**REQUIRED WORK**
Repeat each record word for word. Leave nothing out.
RECORD EXTRACTS below:
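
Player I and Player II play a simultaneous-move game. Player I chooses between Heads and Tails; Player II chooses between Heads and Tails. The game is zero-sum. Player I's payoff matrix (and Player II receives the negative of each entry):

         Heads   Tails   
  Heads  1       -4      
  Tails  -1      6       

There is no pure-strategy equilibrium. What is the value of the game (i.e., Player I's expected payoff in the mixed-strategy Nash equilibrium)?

Set Player I's expected payoff from Heads equal to that from Tails:
  Player I's payoff to Heads: q·1 + (1−q)·(-4) = 5q - 4
  Player I's payoff to Tails: q·(-1) + (1−q)·6 = -7q + 6
  5q - 4 = -7q + 6  ⇒  12q = 10  ⇒  q = 5/6.
The value is Player I's expected payoff against this mix (using Heads): (5/6)·1 + (1/6)·(-4) = 1/6.

v = 1/6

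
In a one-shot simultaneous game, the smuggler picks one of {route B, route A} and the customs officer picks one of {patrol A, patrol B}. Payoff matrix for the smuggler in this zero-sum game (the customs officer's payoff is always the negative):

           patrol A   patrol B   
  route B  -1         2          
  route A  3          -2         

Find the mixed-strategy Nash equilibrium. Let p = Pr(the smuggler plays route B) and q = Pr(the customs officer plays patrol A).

In a mixed equilibrium the customs officer is indifferent between patrol A and patrol B; this condition fixes p.
  the customs officer's expected payoff from patrol A: p·1 + (1−p)·(-3) = 4p - 3
  the customs officer's expected payoff from patrol B: p·(-2) + (1−p)·2 = -4p + 2
  4p - 3 = -4p + 2  ⇒  8p = 5  ⇒  p = 5/8.
In a mixed equilibrium the smuggler is indifferent between route B and route A; this condition fixes q.
  the smuggler's payoff to route B: q·(-1) + (1−q)·2 = -3q + 2
  the smuggler's payoff to route A: q·3 + (1−q)·(-2) = 5q - 2
  -3q + 2 = 5q - 2  ⇒  -8q = -4  ⇒  q = 1/2.

p = 5/8, q = 1/2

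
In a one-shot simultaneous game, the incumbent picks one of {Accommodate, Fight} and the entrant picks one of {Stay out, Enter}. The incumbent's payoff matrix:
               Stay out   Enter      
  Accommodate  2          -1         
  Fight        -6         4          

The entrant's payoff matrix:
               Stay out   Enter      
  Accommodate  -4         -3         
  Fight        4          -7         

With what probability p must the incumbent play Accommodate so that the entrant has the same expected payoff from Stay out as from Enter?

p = 11/12

Set the entrant's expected payoff from Stay out equal to that from Enter:
  the entrant's expected payoff from Stay out: p·(-4) + (1−p)·4 = -8p + 4
  the entrant's expected payoff from Enter: p·(-3) + (1−p)·(-7) = 4p - 7
  -8p + 4 = 4p - 7  ⇒  -12p = -11  ⇒  p = 11/12.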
End of RECORD EXTRACTS.
**THE ANSWER**
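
Player I and Player II play a simultaneous-move game. Player I chooses between Heads and Tails; Player II chooses between Heads and Tails. The game is zero-sum. Player I's payoff matrix (and Player II receives the negative of each entry):

         Heads   Tails   
  Heads  1       -4      
  Tails  -1      6       

There is no pure-strategy equilibrium. What is the value of the game (i.e., Player I's expected payoff in the mixed-strategy Nash equilibrium)?

Set Player I's expected payoff from Heads equal to that from Tails:
  Player I's payoff to Heads: q·1 + (1−q)·(-4) = 5q - 4
  Player I's payoff to Tails: q·(-1) + (1−q)·6 = -7q + 6
  5q - 4 = -7q + 6  ⇒  12q = 10  ⇒  q = 5/6.
The value is Player I's expected payoff against this mix (using Heads): (5/6)·1 + (1/6)·(-4) = 1/6.

v = 1/6

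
In a one-shot simultaneous game, the smuggler picks one of {route B, route A} and the customs officer picks one of {patrol A, patrol B}. Payoff matrix for the smuggler in this zero-sum game (the customs officer's payoff is always the negative):

           patrol A   patrol B   
  route B  -1         2          
  route A  3          -2         

Find the mixed-strategy Nash equilibrium. Let p = Pr(the smuggler plays route B) and q = Pr(the customs officer plays patrol A).

In a mixed equilibrium the customs officer is indifferent between patrol A and patrol B; this condition fixes p.
  the customs officer's expected payoff from patrol A: p·1 + (1−p)·(-3) = 4p - 3
  the customs officer's expected payoff from patrol B: p·(-2) + (1−p)·2 = -4p + 2
  4p - 3 = -4p + 2  ⇒  8p = 5  ⇒  p = 5/8.
In a mixed equilibrium the smuggler is indifferent between route B and route A; this condition fixes q.
  the smuggler's payoff to route B: q·(-1) + (1−q)·2 = -3q + 2
  the smuggler's payoff to route A: q·3 + (1−q)·(-2) = 5q - 2
  -3q + 2 = 5q - 2  ⇒  -8q = -4  ⇒  q = 1/2.

p = 5/8, q = 1/2

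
In a one-shot simultaneous game, the incumbent picks one of {Accommodate, Fight} and the entrant picks one of {Stay out, Enter}. The incumbent's payoff matrix:
               Stay out   Enter      
  Accommodate  2          -1         
  Fight        -6         4          

The entrant's payoff matrix:
               Stay out   Enter      
  Accommodate  -4         -3         
  Fight        4          -7         

With what probability p must the incumbent play Accommodate so that the entrant has the same expected payoff from Stay out as from Enter?

p = 11/12

Set the entrant's expected payoff from Stay out equal to that from Enter:
  the entrant's expected payoff from Stay out: p·(-4) + (1−p)·4 = -8p + 4
  the entrant's expected payoff from Enter: p·(-3) + (1−p)·(-7) = 4p - 7
  -8p + 4 = 4p - 7  ⇒  -12p = -11  ⇒  p = 11/12.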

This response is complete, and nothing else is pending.